Data shown below:

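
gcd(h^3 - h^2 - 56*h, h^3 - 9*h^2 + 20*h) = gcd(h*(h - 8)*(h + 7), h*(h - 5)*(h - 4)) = h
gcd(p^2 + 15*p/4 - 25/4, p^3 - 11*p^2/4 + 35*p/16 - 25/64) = p - 5/4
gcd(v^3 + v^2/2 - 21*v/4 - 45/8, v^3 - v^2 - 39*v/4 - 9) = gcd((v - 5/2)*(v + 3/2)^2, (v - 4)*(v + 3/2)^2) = v^2 + 3*v + 9/4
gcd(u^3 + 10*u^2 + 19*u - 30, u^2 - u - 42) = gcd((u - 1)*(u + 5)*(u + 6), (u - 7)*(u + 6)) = u + 6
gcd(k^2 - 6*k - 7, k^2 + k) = k + 1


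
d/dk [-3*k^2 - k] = -6*k - 1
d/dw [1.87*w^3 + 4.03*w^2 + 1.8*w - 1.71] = 5.61*w^2 + 8.06*w + 1.8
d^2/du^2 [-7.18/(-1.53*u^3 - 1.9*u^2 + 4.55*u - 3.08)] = (-(65.9124*u + 27.284)*(1.53*u^3 + 1.9*u^2 - 4.55*u + 3.08) + 7.18*(4.59*u^2 + 3.8*u - 4.55)*(9.18*u^2 + 7.6*u - 9.1))/(1.53*u^3 + 1.9*u^2 - 4.55*u + 3.08)^3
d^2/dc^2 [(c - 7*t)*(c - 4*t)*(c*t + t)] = 2*t*(3*c - 11*t + 1)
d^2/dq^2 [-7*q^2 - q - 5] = -14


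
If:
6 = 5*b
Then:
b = 6/5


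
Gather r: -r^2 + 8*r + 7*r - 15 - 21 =-r^2 + 15*r - 36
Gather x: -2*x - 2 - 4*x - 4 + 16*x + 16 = 10*x + 10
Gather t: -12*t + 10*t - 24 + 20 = -2*t - 4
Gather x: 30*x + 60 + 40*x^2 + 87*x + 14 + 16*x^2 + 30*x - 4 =56*x^2 + 147*x + 70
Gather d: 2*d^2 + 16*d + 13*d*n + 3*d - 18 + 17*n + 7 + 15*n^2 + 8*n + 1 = 2*d^2 + d*(13*n + 19) + 15*n^2 + 25*n - 10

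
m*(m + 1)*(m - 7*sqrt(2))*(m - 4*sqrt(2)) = m^4 - 11*sqrt(2)*m^3 + m^3 - 11*sqrt(2)*m^2 + 56*m^2 + 56*m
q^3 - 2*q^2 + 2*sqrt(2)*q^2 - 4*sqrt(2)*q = q*(q - 2)*(q + 2*sqrt(2))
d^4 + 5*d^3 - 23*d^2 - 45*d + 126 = (d - 3)*(d - 2)*(d + 3)*(d + 7)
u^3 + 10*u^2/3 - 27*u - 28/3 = (u - 4)*(u + 1/3)*(u + 7)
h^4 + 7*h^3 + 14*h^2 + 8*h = h*(h + 1)*(h + 2)*(h + 4)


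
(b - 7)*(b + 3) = b^2 - 4*b - 21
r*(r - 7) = r^2 - 7*r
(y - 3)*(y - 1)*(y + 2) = y^3 - 2*y^2 - 5*y + 6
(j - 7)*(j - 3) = j^2 - 10*j + 21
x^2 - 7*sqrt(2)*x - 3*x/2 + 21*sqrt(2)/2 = (x - 3/2)*(x - 7*sqrt(2))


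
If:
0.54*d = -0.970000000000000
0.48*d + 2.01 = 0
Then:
No Solution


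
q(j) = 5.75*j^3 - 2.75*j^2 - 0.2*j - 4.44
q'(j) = 17.25*j^2 - 5.5*j - 0.2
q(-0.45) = -5.43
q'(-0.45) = 5.77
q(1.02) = -1.40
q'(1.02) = 12.14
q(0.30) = -4.59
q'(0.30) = -0.30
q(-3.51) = -286.27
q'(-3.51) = 231.63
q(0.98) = -1.87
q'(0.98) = 10.98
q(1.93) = 26.27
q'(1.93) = 53.44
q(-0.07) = -4.44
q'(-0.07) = 0.27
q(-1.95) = -57.14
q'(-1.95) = 76.12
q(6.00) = 1137.36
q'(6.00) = 587.80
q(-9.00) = -4417.14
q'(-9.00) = 1446.55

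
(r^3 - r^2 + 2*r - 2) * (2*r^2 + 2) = 2*r^5 - 2*r^4 + 6*r^3 - 6*r^2 + 4*r - 4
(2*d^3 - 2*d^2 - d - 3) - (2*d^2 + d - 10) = 2*d^3 - 4*d^2 - 2*d + 7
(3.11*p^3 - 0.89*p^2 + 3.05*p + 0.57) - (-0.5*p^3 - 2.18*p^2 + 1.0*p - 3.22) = 3.61*p^3 + 1.29*p^2 + 2.05*p + 3.79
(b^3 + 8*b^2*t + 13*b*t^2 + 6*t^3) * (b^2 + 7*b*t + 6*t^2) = b^5 + 15*b^4*t + 75*b^3*t^2 + 145*b^2*t^3 + 120*b*t^4 + 36*t^5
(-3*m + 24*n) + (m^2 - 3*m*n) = m^2 - 3*m*n - 3*m + 24*n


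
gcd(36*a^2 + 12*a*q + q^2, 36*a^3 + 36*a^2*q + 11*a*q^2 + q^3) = 6*a + q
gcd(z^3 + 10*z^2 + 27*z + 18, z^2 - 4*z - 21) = z + 3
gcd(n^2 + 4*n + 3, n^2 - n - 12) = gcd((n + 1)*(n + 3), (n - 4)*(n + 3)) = n + 3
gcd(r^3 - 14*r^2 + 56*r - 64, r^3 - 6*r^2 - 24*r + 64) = r^2 - 10*r + 16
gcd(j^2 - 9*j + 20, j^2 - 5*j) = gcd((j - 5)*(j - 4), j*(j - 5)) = j - 5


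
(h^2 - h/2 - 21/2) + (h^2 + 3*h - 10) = 2*h^2 + 5*h/2 - 41/2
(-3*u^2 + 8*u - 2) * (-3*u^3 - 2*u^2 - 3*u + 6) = 9*u^5 - 18*u^4 - u^3 - 38*u^2 + 54*u - 12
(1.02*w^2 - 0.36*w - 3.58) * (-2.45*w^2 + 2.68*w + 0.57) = -2.499*w^4 + 3.6156*w^3 + 8.3876*w^2 - 9.7996*w - 2.0406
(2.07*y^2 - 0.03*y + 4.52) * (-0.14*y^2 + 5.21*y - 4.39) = -0.2898*y^4 + 10.7889*y^3 - 9.8764*y^2 + 23.6809*y - 19.8428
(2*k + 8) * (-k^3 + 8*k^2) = -2*k^4 + 8*k^3 + 64*k^2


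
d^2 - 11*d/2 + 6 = (d - 4)*(d - 3/2)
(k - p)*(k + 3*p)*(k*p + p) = k^3*p + 2*k^2*p^2 + k^2*p - 3*k*p^3 + 2*k*p^2 - 3*p^3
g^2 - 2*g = g*(g - 2)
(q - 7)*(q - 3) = q^2 - 10*q + 21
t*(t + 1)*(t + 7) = t^3 + 8*t^2 + 7*t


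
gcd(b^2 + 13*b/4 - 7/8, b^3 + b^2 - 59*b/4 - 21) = b + 7/2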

End of Data shown.

Give back exactly the lines above, from the line containing "(-3*m + 24*n)" through the line containing "gcd(n^2 + 4*n", with both end lines and nothing more.

> _Result of this exercise_:
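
(-3*m + 24*n) + (m^2 - 3*m*n) = m^2 - 3*m*n - 3*m + 24*n


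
gcd(36*a^2 + 12*a*q + q^2, 36*a^3 + 36*a^2*q + 11*a*q^2 + q^3) = 6*a + q
gcd(z^3 + 10*z^2 + 27*z + 18, z^2 - 4*z - 21) = z + 3
gcd(n^2 + 4*n + 3, n^2 - n - 12) = gcd((n + 1)*(n + 3), (n - 4)*(n + 3)) = n + 3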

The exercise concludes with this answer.